▸ Directions
Reproduce the entries exactly.

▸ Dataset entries
<<<<

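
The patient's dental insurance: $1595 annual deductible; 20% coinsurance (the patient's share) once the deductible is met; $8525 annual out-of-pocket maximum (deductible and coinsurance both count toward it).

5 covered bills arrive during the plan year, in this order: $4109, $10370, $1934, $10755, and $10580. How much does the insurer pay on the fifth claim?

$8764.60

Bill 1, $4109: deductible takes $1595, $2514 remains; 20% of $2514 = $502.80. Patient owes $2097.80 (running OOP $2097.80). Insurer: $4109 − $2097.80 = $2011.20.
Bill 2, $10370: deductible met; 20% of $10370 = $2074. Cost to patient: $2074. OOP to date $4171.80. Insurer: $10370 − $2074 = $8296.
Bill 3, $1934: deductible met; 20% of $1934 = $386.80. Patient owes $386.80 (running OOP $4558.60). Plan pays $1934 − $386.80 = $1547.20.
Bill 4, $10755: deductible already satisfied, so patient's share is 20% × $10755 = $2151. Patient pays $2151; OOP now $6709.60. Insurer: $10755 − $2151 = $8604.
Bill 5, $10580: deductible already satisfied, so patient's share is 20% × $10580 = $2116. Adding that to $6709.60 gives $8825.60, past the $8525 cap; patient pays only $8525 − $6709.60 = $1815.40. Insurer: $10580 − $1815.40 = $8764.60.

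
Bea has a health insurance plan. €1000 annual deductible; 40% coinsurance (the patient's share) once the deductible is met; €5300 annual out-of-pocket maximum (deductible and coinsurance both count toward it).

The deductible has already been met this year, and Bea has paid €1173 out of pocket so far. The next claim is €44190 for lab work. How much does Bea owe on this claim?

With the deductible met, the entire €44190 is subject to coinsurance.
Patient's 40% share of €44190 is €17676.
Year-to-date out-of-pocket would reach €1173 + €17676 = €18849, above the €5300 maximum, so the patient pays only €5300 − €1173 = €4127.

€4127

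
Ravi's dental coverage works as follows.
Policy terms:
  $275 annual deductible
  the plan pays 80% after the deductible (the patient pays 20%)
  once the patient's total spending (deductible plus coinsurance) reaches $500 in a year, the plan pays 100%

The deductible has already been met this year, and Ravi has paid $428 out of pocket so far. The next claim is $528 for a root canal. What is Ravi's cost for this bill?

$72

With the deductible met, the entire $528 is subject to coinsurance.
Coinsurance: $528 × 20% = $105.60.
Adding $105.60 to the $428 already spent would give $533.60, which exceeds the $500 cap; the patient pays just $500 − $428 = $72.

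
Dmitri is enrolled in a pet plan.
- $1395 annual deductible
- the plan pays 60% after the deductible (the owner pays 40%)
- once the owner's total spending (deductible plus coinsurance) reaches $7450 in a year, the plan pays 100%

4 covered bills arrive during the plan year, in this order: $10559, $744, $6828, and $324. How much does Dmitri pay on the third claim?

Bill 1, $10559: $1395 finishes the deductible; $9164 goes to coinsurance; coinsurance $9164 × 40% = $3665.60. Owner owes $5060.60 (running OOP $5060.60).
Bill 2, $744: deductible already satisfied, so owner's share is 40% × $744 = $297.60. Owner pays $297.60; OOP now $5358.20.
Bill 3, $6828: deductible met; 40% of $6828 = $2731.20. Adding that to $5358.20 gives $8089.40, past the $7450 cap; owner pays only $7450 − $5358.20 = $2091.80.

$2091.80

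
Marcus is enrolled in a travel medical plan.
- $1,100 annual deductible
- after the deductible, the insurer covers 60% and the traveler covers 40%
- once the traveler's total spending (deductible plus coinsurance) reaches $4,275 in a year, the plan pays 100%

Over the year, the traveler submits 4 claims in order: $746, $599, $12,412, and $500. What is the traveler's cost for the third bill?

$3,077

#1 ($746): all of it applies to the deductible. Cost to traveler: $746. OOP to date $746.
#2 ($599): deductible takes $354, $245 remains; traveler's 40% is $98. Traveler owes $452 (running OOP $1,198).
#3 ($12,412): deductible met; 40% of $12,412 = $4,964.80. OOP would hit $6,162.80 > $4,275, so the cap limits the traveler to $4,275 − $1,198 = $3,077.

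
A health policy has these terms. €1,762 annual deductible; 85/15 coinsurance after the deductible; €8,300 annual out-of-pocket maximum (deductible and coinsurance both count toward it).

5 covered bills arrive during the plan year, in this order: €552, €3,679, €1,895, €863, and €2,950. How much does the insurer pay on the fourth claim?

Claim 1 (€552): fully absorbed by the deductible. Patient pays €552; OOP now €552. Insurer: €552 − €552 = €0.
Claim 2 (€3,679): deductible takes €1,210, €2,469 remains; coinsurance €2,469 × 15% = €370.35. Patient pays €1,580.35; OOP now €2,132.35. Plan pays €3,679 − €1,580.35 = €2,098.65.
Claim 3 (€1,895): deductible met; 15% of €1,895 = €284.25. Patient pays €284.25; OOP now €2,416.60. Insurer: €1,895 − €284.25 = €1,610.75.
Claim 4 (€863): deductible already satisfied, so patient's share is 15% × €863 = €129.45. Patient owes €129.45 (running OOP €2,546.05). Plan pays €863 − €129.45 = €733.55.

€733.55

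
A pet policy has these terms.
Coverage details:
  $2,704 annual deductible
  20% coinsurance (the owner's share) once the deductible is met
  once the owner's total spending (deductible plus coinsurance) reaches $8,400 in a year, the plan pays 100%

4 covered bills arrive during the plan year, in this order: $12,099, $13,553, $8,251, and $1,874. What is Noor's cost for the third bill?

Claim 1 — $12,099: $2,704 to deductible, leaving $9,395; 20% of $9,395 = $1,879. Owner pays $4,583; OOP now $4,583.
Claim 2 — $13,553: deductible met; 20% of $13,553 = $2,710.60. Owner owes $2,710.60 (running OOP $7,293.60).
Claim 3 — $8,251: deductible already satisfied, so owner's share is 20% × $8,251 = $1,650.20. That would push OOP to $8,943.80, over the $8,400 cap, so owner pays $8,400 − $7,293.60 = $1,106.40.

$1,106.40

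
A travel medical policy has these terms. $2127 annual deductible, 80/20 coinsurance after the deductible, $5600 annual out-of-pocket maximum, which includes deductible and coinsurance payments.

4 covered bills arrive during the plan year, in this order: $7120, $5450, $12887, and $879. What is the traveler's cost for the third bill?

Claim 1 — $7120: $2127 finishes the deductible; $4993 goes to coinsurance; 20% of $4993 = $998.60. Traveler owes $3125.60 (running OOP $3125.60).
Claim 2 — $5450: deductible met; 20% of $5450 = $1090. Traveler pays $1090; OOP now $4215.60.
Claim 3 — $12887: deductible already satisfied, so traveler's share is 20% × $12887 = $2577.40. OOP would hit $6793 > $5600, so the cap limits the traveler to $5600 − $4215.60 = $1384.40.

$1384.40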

>>>>

▸ Finished task
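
The patient's dental insurance: $1595 annual deductible; 20% coinsurance (the patient's share) once the deductible is met; $8525 annual out-of-pocket maximum (deductible and coinsurance both count toward it).

5 covered bills arrive during the plan year, in this order: $4109, $10370, $1934, $10755, and $10580. How much does the insurer pay on the fifth claim?

$8764.60

Bill 1, $4109: deductible takes $1595, $2514 remains; 20% of $2514 = $502.80. Patient owes $2097.80 (running OOP $2097.80). Insurer: $4109 − $2097.80 = $2011.20.
Bill 2, $10370: deductible met; 20% of $10370 = $2074. Cost to patient: $2074. OOP to date $4171.80. Insurer: $10370 − $2074 = $8296.
Bill 3, $1934: deductible met; 20% of $1934 = $386.80. Patient owes $386.80 (running OOP $4558.60). Plan pays $1934 − $386.80 = $1547.20.
Bill 4, $10755: deductible already satisfied, so patient's share is 20% × $10755 = $2151. Patient pays $2151; OOP now $6709.60. Insurer: $10755 − $2151 = $8604.
Bill 5, $10580: deductible already satisfied, so patient's share is 20% × $10580 = $2116. Adding that to $6709.60 gives $8825.60, past the $8525 cap; patient pays only $8525 − $6709.60 = $1815.40. Insurer: $10580 − $1815.40 = $8764.60.

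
Bea has a health insurance plan. €1000 annual deductible; 40% coinsurance (the patient's share) once the deductible is met; €5300 annual out-of-pocket maximum (deductible and coinsurance both count toward it).

The deductible has already been met this year, and Bea has paid €1173 out of pocket so far. The next claim is €44190 for lab work. How much does Bea owe on this claim?

With the deductible met, the entire €44190 is subject to coinsurance.
Patient's 40% share of €44190 is €17676.
Year-to-date out-of-pocket would reach €1173 + €17676 = €18849, above the €5300 maximum, so the patient pays only €5300 − €1173 = €4127.

€4127

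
Ravi's dental coverage works as follows.
Policy terms:
  $275 annual deductible
  the plan pays 80% after the deductible (the patient pays 20%)
  once the patient's total spending (deductible plus coinsurance) reaches $500 in a year, the plan pays 100%

The deductible has already been met this year, and Ravi has paid $428 out of pocket so far. The next claim is $528 for a root canal. What is Ravi's cost for this bill?

$72

With the deductible met, the entire $528 is subject to coinsurance.
Coinsurance: $528 × 20% = $105.60.
Adding $105.60 to the $428 already spent would give $533.60, which exceeds the $500 cap; the patient pays just $500 − $428 = $72.

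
Dmitri is enrolled in a pet plan.
- $1395 annual deductible
- the plan pays 60% after the deductible (the owner pays 40%)
- once the owner's total spending (deductible plus coinsurance) reaches $7450 in a year, the plan pays 100%

4 covered bills arrive during the plan year, in this order: $10559, $744, $6828, and $324. How much does Dmitri pay on the third claim?

Bill 1, $10559: $1395 finishes the deductible; $9164 goes to coinsurance; coinsurance $9164 × 40% = $3665.60. Owner owes $5060.60 (running OOP $5060.60).
Bill 2, $744: deductible already satisfied, so owner's share is 40% × $744 = $297.60. Owner pays $297.60; OOP now $5358.20.
Bill 3, $6828: deductible met; 40% of $6828 = $2731.20. Adding that to $5358.20 gives $8089.40, past the $7450 cap; owner pays only $7450 − $5358.20 = $2091.80.

$2091.80

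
Marcus is enrolled in a travel medical plan.
- $1,100 annual deductible
- after the deductible, the insurer covers 60% and the traveler covers 40%
- once the traveler's total spending (deductible plus coinsurance) reaches $4,275 in a year, the plan pays 100%

Over the year, the traveler submits 4 claims in order: $746, $599, $12,412, and $500. What is the traveler's cost for the third bill?

$3,077

#1 ($746): all of it applies to the deductible. Cost to traveler: $746. OOP to date $746.
#2 ($599): deductible takes $354, $245 remains; traveler's 40% is $98. Traveler owes $452 (running OOP $1,198).
#3 ($12,412): deductible met; 40% of $12,412 = $4,964.80. OOP would hit $6,162.80 > $4,275, so the cap limits the traveler to $4,275 − $1,198 = $3,077.

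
A health policy has these terms. €1,762 annual deductible; 85/15 coinsurance after the deductible; €8,300 annual out-of-pocket maximum (deductible and coinsurance both count toward it).

5 covered bills arrive during the plan year, in this order: €552, €3,679, €1,895, €863, and €2,950. How much does the insurer pay on the fourth claim?

Claim 1 (€552): fully absorbed by the deductible. Patient pays €552; OOP now €552. Insurer: €552 − €552 = €0.
Claim 2 (€3,679): deductible takes €1,210, €2,469 remains; coinsurance €2,469 × 15% = €370.35. Patient pays €1,580.35; OOP now €2,132.35. Plan pays €3,679 − €1,580.35 = €2,098.65.
Claim 3 (€1,895): deductible met; 15% of €1,895 = €284.25. Patient pays €284.25; OOP now €2,416.60. Insurer: €1,895 − €284.25 = €1,610.75.
Claim 4 (€863): deductible already satisfied, so patient's share is 15% × €863 = €129.45. Patient owes €129.45 (running OOP €2,546.05). Plan pays €863 − €129.45 = €733.55.

€733.55

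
A pet policy has these terms.
Coverage details:
  $2,704 annual deductible
  20% coinsurance (the owner's share) once the deductible is met
  once the owner's total spending (deductible plus coinsurance) reaches $8,400 in a year, the plan pays 100%

4 covered bills arrive during the plan year, in this order: $12,099, $13,553, $8,251, and $1,874. What is Noor's cost for the third bill?

Claim 1 — $12,099: $2,704 to deductible, leaving $9,395; 20% of $9,395 = $1,879. Owner pays $4,583; OOP now $4,583.
Claim 2 — $13,553: deductible met; 20% of $13,553 = $2,710.60. Owner owes $2,710.60 (running OOP $7,293.60).
Claim 3 — $8,251: deductible already satisfied, so owner's share is 20% × $8,251 = $1,650.20. That would push OOP to $8,943.80, over the $8,400 cap, so owner pays $8,400 − $7,293.60 = $1,106.40.

$1,106.40

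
A travel medical policy has these terms. $2127 annual deductible, 80/20 coinsurance after the deductible, $5600 annual out-of-pocket maximum, which includes deductible and coinsurance payments.

4 covered bills arrive during the plan year, in this order: $7120, $5450, $12887, and $879. What is the traveler's cost for the third bill?

Claim 1 — $7120: $2127 finishes the deductible; $4993 goes to coinsurance; 20% of $4993 = $998.60. Traveler owes $3125.60 (running OOP $3125.60).
Claim 2 — $5450: deductible met; 20% of $5450 = $1090. Traveler pays $1090; OOP now $4215.60.
Claim 3 — $12887: deductible already satisfied, so traveler's share is 20% × $12887 = $2577.40. OOP would hit $6793 > $5600, so the cap limits the traveler to $5600 − $4215.60 = $1384.40.

$1384.40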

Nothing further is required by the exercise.